* **WHAT TO WORK ON**:
All lines of the listing below are to be printed again exactly.

* **ENTRIES PROVIDED**:
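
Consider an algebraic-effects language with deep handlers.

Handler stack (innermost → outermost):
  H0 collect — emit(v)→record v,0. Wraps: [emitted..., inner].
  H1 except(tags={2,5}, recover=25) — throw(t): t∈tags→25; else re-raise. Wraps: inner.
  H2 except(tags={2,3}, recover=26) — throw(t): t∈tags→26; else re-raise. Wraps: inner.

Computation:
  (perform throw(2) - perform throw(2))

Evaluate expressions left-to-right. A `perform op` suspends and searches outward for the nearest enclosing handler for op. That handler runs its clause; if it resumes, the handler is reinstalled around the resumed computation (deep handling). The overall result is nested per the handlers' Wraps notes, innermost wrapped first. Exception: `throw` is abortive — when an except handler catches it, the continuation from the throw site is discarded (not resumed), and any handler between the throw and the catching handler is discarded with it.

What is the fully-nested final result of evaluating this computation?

Answer: 25

Working:
throw(2) @ H1 caught ⇒ 25
H2 returns 25
= 25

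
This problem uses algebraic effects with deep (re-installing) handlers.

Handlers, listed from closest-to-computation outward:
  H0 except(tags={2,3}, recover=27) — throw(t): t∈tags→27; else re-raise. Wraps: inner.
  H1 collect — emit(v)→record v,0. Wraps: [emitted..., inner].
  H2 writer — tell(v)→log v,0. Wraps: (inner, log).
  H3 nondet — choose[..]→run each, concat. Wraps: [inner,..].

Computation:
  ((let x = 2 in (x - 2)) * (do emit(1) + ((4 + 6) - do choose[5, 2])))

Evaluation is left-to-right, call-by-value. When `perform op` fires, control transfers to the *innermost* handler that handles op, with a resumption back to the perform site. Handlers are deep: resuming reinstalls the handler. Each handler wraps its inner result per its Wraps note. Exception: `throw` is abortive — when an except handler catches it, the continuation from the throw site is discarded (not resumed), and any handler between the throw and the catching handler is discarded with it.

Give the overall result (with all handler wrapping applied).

Answer: [([1, 0], ()), ([1, 0], ())]

Evaluation trace:
emit(1) @ H1 ⇒ out+=1
choose[5, 2] @ H3
  branch[0] choose=5:
    H0 returns 0
    H1 returns [1, 0]
    H2 returns ([1, 0], ())
    H3 returns [([1, 0], ())]
  branch[1] choose=2:
    H0 returns 0
    H1 returns [1, 0]
    H2 returns ([1, 0], ())
    H3 returns [([1, 0], ())]
= [([1, 0], ()), ([1, 0], ())]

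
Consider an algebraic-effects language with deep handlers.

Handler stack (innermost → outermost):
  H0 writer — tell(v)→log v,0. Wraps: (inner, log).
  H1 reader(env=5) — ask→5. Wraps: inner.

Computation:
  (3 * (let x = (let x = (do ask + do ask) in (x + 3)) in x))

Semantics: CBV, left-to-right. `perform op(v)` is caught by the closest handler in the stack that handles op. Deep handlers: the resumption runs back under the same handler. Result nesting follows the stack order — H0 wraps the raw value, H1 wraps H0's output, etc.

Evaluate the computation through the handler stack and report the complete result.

Answer: (39, ())

Evaluation trace:
ask @ H1 ⇒ 5
ask @ H1 ⇒ 5
H0 returns (39, ())
H1 returns (39, ())
= (39, ())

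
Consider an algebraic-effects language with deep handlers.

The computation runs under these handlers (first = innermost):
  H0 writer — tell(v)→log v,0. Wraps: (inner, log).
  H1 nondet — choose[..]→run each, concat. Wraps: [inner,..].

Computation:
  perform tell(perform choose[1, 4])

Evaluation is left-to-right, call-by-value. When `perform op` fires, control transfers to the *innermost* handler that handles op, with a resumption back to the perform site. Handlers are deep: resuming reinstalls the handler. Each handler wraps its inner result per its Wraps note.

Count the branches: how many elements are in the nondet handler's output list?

Evaluation trace:
choose[1, 4] @ H1
  branch[0] choose=1:
    tell(1) @ H0 ⇒ log+=1
    H0 returns (0, (1))
    H1 returns [(0, (1))]
  branch[1] choose=4:
    tell(4) @ H0 ⇒ log+=4
    H0 returns (0, (4))
    H1 returns [(0, (4))]
= [(0, (1)), (0, (4))]

Answer: 2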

* **SOLUTION TO THE EXERCISE**:
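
Consider an algebraic-effects language with deep handlers.

Handler stack (innermost → outermost):
  H0 collect — emit(v)→record v,0. Wraps: [emitted..., inner].
  H1 except(tags={2,5}, recover=25) — throw(t): t∈tags→25; else re-raise. Wraps: inner.
  H2 except(tags={2,3}, recover=26) — throw(t): t∈tags→26; else re-raise. Wraps: inner.

Computation:
  (perform throw(2) - perform throw(2))

Evaluate expressions left-to-right. A `perform op` suspends and searches outward for the nearest enclosing handler for op. That handler runs its clause; if it resumes, the handler is reinstalled around the resumed computation (deep handling). The overall result is nested per the handlers' Wraps notes, innermost wrapped first. Exception: `throw` is abortive — when an except handler catches it, the continuation from the throw site is discarded (not resumed), and any handler between the throw and the catching handler is discarded with it.

What is the fully-nested final result of evaluating this computation?

Answer: 25

Working:
throw(2) @ H1 caught ⇒ 25
H2 returns 25
= 25

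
This problem uses algebraic effects with deep (re-installing) handlers.

Handlers, listed from closest-to-computation outward:
  H0 except(tags={2,3}, recover=27) — throw(t): t∈tags→27; else re-raise. Wraps: inner.
  H1 collect — emit(v)→record v,0. Wraps: [emitted..., inner].
  H2 writer — tell(v)→log v,0. Wraps: (inner, log).
  H3 nondet — choose[..]→run each, concat. Wraps: [inner,..].

Computation:
  ((let x = 2 in (x - 2)) * (do emit(1) + ((4 + 6) - do choose[5, 2])))

Evaluation is left-to-right, call-by-value. When `perform op` fires, control transfers to the *innermost* handler that handles op, with a resumption back to the perform site. Handlers are deep: resuming reinstalls the handler. Each handler wraps its inner result per its Wraps note. Exception: `throw` is abortive — when an except handler catches it, the continuation from the throw site is discarded (not resumed), and any handler between the throw and the catching handler is discarded with it.

Give the overall result (with all handler wrapping applied).

Answer: [([1, 0], ()), ([1, 0], ())]

Evaluation trace:
emit(1) @ H1 ⇒ out+=1
choose[5, 2] @ H3
  branch[0] choose=5:
    H0 returns 0
    H1 returns [1, 0]
    H2 returns ([1, 0], ())
    H3 returns [([1, 0], ())]
  branch[1] choose=2:
    H0 returns 0
    H1 returns [1, 0]
    H2 returns ([1, 0], ())
    H3 returns [([1, 0], ())]
= [([1, 0], ()), ([1, 0], ())]

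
Consider an algebraic-effects language with deep handlers.

Handler stack (innermost → outermost):
  H0 writer — tell(v)→log v,0. Wraps: (inner, log).
  H1 reader(env=5) — ask→5. Wraps: inner.

Computation:
  (3 * (let x = (let x = (do ask + do ask) in (x + 3)) in x))

Semantics: CBV, left-to-right. `perform op(v)` is caught by the closest handler in the stack that handles op. Deep handlers: the resumption runs back under the same handler. Result nesting follows the stack order — H0 wraps the raw value, H1 wraps H0's output, etc.

Evaluate the computation through the handler stack and report the complete result.

Answer: (39, ())

Evaluation trace:
ask @ H1 ⇒ 5
ask @ H1 ⇒ 5
H0 returns (39, ())
H1 returns (39, ())
= (39, ())

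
Consider an algebraic-effects language with deep handlers.

The computation runs under these handlers (first = innermost):
  H0 writer — tell(v)→log v,0. Wraps: (inner, log).
  H1 nondet — choose[..]→run each, concat. Wraps: [inner,..].

Computation:
  perform tell(perform choose[1, 4])

Evaluation is left-to-right, call-by-value. When `perform op` fires, control transfers to the *innermost* handler that handles op, with a resumption back to the perform site. Handlers are deep: resuming reinstalls the handler. Each handler wraps its inner result per its Wraps note.

Count the branches: how many elements are in the nondet handler's output list?

Evaluation trace:
choose[1, 4] @ H1
  branch[0] choose=1:
    tell(1) @ H0 ⇒ log+=1
    H0 returns (0, (1))
    H1 returns [(0, (1))]
  branch[1] choose=4:
    tell(4) @ H0 ⇒ log+=4
    H0 returns (0, (4))
    H1 returns [(0, (4))]
= [(0, (1)), (0, (4))]

Answer: 2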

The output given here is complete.